=== Records to use ===

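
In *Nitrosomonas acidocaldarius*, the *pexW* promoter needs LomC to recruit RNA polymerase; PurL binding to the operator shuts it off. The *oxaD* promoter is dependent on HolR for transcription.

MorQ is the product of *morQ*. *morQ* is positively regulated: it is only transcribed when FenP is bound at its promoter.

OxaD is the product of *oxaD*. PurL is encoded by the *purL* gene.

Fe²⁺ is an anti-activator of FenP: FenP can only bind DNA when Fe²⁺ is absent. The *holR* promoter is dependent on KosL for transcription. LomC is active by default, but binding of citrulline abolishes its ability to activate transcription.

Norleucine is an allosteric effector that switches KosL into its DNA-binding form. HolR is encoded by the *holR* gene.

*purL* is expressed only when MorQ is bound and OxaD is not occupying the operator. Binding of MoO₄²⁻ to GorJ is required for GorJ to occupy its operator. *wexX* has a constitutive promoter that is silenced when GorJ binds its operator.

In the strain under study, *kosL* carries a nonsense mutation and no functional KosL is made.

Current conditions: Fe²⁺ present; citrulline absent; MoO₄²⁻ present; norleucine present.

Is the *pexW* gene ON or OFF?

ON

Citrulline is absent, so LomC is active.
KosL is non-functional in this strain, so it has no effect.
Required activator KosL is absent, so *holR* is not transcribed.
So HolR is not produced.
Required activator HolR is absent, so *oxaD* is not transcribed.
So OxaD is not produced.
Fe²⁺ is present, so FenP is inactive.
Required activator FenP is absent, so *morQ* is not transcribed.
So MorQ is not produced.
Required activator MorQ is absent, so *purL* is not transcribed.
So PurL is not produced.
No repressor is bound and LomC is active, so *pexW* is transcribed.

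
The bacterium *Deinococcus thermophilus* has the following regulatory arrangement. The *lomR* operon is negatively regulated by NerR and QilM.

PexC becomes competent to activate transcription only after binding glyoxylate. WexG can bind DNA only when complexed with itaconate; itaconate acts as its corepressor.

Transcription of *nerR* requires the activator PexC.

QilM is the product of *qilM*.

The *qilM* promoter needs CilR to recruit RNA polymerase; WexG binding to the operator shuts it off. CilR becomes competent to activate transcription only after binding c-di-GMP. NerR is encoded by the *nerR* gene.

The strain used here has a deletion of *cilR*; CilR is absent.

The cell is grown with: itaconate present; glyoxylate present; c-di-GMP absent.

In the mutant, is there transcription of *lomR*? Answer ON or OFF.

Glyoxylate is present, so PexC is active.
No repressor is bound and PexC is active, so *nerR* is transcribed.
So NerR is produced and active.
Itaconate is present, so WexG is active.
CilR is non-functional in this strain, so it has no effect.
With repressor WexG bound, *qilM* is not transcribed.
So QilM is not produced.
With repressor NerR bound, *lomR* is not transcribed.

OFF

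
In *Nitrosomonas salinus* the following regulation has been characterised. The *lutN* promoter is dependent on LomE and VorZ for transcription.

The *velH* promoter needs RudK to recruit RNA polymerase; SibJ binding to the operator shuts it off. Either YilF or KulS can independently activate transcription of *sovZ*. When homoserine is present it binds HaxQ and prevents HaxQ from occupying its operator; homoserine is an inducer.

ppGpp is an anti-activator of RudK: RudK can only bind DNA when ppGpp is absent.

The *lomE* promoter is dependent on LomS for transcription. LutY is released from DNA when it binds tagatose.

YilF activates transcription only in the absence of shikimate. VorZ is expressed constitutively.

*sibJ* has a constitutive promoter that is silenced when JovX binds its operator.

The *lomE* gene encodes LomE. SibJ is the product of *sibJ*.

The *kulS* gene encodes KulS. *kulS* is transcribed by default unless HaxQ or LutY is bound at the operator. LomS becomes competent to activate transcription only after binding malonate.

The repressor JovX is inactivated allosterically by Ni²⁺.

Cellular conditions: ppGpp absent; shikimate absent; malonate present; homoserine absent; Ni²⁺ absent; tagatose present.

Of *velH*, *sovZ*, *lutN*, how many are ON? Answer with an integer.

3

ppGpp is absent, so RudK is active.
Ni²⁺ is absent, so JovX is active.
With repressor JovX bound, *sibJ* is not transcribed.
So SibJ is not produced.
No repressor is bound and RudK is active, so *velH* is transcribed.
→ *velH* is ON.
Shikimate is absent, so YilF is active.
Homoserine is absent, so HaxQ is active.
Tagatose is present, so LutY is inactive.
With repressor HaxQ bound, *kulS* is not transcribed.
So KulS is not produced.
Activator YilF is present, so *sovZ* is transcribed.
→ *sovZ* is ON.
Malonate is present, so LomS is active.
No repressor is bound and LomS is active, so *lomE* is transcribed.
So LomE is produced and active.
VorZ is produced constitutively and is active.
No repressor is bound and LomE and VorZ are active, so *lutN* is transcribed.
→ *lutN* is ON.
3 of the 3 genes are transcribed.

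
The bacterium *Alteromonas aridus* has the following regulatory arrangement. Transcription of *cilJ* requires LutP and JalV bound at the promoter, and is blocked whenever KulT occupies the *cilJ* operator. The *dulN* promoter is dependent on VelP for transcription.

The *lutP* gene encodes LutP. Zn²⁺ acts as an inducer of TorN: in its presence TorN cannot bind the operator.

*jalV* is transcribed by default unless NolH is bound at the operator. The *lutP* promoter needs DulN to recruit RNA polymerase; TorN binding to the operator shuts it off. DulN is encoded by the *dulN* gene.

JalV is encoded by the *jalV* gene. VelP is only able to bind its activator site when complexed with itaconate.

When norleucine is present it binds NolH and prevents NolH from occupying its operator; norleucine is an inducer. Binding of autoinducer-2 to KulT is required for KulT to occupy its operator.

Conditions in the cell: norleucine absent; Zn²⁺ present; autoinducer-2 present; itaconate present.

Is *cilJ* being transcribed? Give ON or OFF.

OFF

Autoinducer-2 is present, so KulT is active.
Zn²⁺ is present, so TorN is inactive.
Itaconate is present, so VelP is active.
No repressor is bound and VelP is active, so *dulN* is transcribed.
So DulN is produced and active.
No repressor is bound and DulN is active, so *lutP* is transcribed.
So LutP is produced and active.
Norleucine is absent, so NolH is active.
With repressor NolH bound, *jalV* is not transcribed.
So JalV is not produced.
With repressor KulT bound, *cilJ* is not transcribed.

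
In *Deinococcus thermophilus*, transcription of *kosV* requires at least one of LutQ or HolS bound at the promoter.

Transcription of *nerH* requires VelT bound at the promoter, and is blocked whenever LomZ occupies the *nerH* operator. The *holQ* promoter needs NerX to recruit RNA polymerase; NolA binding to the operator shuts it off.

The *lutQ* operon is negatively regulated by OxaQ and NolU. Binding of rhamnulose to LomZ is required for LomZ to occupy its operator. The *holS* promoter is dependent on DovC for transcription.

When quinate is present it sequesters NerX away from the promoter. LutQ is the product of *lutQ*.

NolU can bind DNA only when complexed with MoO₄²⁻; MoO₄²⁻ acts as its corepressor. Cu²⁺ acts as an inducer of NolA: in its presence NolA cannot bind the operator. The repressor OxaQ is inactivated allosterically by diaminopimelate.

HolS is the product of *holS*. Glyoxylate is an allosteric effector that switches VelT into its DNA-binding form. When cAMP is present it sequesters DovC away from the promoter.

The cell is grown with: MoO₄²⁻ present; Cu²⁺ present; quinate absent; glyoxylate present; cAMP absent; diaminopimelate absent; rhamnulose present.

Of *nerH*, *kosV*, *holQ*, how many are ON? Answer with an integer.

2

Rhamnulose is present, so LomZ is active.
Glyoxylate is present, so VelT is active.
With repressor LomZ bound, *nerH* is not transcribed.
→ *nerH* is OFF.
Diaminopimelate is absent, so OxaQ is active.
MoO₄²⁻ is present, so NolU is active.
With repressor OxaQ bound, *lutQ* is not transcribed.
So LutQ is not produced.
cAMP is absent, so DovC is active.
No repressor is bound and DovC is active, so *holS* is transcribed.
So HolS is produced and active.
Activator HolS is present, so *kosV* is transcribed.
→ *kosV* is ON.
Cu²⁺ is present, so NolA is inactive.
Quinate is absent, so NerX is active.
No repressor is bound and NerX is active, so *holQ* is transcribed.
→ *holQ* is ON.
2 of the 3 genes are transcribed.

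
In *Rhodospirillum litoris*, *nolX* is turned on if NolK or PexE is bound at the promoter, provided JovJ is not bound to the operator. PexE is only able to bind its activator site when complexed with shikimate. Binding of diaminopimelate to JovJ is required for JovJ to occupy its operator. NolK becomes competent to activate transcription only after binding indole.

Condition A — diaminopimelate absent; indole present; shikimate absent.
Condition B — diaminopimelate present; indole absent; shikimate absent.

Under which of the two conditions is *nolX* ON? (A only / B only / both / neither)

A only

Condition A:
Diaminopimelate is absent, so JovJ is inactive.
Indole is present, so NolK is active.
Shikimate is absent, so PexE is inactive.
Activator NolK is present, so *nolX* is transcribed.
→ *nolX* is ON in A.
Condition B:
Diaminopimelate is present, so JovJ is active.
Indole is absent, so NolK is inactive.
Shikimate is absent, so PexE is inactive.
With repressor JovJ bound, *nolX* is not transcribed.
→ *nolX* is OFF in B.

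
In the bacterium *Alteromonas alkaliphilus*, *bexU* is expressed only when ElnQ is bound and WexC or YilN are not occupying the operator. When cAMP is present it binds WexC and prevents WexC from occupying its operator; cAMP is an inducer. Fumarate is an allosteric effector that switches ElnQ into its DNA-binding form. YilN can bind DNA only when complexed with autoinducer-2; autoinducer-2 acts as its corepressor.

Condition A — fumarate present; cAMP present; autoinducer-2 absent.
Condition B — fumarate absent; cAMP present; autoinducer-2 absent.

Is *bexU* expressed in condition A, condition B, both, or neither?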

===

Required work -
The string "Deinococcus" marks the lines to return from the material. Copy each one.

Result -
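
The bacterium *Deinococcus thermophilus* has the following regulatory arrangement. The *lomR* operon is negatively regulated by NerR and QilM.
In *Deinococcus thermophilus*, transcription of *kosV* requires at least one of LutQ or HolS bound at the promoter.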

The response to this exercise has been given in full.